» EXERCISE DIRECTIONS
Start at the line below containing "Consider a temperate" and stop at the line containing "dC/dt = 0.0122HC - 0.234C". Repeat every line of that stretch exactly, and nothing outside it.

SUPPLIED RECORDS Start Marker

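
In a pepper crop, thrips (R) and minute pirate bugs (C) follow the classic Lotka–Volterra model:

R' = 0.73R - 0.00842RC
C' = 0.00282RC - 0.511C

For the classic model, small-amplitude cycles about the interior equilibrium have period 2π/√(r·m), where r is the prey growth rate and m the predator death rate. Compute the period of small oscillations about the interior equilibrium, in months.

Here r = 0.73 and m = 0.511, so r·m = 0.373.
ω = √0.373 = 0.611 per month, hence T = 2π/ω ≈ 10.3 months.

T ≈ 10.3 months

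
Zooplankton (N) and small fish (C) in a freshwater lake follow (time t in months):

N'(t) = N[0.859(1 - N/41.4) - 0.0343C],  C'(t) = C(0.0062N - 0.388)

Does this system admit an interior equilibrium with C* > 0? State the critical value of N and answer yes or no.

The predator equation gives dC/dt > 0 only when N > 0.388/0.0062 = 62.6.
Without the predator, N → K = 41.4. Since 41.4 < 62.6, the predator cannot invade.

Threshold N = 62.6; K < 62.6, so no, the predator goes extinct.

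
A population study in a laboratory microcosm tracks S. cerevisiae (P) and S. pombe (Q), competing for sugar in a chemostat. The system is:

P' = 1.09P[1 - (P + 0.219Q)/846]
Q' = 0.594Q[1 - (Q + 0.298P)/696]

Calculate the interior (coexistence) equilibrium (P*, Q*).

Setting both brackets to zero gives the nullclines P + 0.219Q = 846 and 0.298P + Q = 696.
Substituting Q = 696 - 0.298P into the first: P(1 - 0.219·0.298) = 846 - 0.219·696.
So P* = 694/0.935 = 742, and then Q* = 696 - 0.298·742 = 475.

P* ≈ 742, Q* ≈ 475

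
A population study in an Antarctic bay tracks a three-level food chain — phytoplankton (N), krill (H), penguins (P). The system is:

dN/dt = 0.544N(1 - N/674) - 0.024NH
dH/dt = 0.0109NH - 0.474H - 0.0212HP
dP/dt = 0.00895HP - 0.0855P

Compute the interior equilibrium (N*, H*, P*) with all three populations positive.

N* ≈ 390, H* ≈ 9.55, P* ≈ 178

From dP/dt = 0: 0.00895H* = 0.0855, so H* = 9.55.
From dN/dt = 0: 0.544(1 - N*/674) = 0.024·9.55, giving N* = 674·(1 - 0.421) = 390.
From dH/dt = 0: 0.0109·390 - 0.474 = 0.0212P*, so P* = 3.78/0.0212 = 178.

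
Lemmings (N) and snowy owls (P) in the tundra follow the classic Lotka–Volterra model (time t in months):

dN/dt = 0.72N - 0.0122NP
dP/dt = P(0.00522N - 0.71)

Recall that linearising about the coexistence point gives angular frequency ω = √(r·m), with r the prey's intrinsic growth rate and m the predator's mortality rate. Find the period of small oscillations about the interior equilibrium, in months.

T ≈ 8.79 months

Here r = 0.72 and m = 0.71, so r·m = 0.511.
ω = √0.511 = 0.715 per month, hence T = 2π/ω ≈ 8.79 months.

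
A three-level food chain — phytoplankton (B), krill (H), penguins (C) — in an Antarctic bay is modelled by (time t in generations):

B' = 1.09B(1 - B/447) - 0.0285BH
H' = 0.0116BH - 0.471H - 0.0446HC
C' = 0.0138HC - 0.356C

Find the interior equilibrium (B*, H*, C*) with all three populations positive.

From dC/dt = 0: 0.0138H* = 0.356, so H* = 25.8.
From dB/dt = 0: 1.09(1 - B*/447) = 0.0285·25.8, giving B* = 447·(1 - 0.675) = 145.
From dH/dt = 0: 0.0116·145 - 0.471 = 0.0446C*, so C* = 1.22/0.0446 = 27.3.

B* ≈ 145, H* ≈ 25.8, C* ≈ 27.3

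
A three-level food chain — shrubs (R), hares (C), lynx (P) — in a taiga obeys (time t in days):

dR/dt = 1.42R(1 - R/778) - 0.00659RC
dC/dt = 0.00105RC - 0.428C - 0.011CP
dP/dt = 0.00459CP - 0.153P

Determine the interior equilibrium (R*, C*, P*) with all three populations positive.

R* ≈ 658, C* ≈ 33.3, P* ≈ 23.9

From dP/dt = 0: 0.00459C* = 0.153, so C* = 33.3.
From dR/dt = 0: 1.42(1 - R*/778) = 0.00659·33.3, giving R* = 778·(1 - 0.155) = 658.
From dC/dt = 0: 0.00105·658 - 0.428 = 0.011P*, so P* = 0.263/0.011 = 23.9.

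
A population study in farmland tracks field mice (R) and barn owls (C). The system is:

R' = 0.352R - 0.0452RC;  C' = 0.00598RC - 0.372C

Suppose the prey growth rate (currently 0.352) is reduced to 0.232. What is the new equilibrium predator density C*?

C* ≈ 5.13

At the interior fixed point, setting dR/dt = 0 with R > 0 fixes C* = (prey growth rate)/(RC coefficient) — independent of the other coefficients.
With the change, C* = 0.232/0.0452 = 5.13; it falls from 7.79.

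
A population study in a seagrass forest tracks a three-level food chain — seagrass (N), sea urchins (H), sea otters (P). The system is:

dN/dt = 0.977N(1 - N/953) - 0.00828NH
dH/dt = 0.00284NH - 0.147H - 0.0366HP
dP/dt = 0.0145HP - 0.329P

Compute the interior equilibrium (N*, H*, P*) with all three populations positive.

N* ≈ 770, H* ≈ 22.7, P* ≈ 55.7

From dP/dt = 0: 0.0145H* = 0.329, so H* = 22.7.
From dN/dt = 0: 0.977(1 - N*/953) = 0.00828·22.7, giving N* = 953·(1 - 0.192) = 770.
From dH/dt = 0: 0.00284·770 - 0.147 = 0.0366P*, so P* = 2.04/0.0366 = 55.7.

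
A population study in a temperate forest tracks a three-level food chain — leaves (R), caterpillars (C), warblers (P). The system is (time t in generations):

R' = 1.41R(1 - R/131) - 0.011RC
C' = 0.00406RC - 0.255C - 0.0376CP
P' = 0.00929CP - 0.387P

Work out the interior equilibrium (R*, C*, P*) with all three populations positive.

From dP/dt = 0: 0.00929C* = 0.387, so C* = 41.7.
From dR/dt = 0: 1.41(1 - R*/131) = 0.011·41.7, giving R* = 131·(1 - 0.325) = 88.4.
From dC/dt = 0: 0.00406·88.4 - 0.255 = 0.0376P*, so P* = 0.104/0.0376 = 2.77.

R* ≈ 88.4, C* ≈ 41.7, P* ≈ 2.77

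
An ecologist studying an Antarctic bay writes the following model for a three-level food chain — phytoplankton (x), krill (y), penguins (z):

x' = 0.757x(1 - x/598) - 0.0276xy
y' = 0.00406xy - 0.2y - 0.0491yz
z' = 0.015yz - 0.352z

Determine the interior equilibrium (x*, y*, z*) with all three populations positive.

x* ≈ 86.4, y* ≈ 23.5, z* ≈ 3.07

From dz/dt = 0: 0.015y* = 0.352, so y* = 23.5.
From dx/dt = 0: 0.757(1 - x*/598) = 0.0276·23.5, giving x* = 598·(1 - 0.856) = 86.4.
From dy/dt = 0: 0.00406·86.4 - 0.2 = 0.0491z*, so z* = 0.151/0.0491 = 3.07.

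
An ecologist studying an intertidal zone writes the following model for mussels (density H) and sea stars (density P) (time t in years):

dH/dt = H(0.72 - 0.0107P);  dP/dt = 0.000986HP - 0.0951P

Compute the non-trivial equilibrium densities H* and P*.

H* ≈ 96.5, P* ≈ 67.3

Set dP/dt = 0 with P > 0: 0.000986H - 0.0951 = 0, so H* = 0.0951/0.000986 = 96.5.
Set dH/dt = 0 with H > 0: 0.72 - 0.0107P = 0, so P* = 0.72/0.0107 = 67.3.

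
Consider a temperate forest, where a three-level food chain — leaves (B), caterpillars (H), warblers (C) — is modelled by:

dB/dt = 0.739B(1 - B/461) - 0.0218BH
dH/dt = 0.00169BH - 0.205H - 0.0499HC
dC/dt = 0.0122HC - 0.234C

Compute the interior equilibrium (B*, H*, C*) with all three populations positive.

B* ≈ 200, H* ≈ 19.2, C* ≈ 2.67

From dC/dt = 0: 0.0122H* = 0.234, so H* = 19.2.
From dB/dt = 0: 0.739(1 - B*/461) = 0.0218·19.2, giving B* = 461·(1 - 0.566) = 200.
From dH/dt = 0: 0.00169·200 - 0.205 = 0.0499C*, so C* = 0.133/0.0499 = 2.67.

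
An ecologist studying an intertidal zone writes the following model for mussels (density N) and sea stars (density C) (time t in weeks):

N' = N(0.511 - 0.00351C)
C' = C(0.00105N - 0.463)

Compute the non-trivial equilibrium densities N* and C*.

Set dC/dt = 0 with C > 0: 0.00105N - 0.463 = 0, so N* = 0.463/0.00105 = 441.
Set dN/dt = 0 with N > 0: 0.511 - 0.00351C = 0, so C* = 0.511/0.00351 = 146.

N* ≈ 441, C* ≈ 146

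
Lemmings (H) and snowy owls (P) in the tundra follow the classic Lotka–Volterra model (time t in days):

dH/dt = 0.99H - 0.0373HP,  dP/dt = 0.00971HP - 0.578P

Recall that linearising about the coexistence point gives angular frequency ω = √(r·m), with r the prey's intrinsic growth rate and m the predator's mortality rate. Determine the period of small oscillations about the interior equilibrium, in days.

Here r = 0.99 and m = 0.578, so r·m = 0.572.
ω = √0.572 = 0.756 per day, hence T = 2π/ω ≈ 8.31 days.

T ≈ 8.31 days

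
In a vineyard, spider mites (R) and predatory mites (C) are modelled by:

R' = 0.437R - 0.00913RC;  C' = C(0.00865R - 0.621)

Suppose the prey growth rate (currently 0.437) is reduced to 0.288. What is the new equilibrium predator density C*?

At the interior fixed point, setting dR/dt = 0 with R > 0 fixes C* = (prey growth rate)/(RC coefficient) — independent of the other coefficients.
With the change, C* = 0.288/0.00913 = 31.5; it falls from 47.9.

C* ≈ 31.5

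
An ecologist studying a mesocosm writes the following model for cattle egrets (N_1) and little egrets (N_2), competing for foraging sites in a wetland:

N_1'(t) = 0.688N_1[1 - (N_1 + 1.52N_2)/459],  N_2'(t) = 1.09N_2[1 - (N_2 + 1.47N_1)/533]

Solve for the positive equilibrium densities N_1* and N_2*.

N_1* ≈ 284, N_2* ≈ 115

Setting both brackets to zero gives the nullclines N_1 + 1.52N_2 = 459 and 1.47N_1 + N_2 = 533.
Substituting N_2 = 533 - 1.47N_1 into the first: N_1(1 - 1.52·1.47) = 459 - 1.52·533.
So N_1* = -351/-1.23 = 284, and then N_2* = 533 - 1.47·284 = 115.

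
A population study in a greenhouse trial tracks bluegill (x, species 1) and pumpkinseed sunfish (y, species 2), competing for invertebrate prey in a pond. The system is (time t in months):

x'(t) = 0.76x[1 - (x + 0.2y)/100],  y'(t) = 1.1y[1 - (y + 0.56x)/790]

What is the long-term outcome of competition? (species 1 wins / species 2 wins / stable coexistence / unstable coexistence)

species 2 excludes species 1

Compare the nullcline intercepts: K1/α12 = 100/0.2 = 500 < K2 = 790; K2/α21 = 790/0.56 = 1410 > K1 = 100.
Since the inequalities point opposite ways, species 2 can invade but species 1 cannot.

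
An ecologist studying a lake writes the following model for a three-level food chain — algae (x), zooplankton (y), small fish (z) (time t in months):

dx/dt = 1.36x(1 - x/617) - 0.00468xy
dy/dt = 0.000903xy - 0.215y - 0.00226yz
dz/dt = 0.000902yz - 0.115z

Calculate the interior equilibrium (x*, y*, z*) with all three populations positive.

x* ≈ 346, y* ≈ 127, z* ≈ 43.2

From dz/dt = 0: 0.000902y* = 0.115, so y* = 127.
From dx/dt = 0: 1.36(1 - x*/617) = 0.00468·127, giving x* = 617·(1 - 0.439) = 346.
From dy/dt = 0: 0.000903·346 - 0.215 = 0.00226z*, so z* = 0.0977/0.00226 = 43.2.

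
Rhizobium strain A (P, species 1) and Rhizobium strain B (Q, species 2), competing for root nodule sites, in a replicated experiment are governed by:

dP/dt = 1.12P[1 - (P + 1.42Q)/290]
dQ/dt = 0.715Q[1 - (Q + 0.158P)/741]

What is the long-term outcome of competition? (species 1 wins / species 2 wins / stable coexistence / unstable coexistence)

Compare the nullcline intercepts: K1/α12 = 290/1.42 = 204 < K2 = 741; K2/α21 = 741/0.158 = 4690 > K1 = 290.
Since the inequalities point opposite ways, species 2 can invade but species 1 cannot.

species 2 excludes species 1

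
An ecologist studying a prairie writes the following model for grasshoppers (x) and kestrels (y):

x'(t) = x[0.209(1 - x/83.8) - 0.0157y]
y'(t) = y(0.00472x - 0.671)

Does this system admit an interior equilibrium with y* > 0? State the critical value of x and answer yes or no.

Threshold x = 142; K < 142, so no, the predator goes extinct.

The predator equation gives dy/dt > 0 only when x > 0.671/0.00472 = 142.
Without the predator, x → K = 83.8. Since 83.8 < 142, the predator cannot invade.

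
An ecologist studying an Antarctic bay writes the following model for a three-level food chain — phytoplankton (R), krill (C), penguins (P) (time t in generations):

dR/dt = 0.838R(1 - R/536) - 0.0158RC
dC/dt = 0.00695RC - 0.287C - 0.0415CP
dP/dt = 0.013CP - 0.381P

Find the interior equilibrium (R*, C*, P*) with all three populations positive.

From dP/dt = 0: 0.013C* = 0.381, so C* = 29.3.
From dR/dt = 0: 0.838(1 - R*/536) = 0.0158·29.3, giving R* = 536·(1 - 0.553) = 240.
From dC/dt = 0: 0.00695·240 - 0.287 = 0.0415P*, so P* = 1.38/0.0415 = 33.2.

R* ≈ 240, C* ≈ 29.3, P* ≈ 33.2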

SUPPLIED RECORDS End Marker

» EXPECTED ANSWER
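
Consider a temperate forest, where a three-level food chain — leaves (B), caterpillars (H), warblers (C) — is modelled by:

dB/dt = 0.739B(1 - B/461) - 0.0218BH
dH/dt = 0.00169BH - 0.205H - 0.0499HC
dC/dt = 0.0122HC - 0.234C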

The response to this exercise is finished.